> **Exercise instructions**
The data below holds the lines to copy: everything from the line containing "A smelter's activity" to the line containing "damage (units) |", both ends included, set down exactly.

> **Records supplied**
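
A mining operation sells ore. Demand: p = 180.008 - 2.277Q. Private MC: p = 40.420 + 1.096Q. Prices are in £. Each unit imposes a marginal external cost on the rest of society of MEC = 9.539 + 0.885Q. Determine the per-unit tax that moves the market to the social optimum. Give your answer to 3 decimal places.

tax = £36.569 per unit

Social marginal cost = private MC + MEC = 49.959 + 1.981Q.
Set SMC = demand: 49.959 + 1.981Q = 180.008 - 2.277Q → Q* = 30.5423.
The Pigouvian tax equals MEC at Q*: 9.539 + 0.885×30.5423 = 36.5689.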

...

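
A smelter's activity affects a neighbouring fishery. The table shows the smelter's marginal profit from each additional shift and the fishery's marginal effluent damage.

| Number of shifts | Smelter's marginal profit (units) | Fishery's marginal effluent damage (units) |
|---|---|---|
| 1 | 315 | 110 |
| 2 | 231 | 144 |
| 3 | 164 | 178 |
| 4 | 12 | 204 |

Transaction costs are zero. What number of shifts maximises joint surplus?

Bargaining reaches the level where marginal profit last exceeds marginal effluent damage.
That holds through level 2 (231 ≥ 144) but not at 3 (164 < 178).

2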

> **Answer to this exercise**
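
A smelter's activity affects a neighbouring fishery. The table shows the smelter's marginal profit from each additional shift and the fishery's marginal effluent damage.

| Number of shifts | Smelter's marginal profit (units) | Fishery's marginal effluent damage (units) |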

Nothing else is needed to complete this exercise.